■ ASSIGNED TASK ■
Determine the number of lines in these entries that hold the word "undirected". Give the number and nothing more.

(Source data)
Segment Open

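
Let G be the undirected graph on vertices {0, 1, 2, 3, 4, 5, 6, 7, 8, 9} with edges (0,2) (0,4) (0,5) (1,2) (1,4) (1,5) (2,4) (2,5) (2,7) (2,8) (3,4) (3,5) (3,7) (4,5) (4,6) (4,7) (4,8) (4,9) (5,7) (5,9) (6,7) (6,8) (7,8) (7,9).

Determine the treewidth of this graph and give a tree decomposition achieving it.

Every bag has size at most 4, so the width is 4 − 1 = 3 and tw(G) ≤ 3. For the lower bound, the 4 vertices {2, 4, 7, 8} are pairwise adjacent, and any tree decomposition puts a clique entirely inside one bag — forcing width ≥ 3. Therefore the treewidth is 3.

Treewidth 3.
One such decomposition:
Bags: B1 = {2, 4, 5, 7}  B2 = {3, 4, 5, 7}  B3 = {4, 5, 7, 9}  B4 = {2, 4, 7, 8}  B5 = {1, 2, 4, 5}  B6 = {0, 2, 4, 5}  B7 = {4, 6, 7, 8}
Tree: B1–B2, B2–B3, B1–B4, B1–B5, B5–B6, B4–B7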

Segment Closed
Segment Open

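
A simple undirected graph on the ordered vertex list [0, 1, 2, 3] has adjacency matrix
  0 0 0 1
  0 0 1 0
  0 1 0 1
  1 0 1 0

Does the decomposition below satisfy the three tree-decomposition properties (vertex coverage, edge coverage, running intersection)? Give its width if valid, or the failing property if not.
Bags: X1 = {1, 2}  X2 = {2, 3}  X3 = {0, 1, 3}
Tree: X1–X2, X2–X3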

Segment Closed

■ OUTPUT ■
2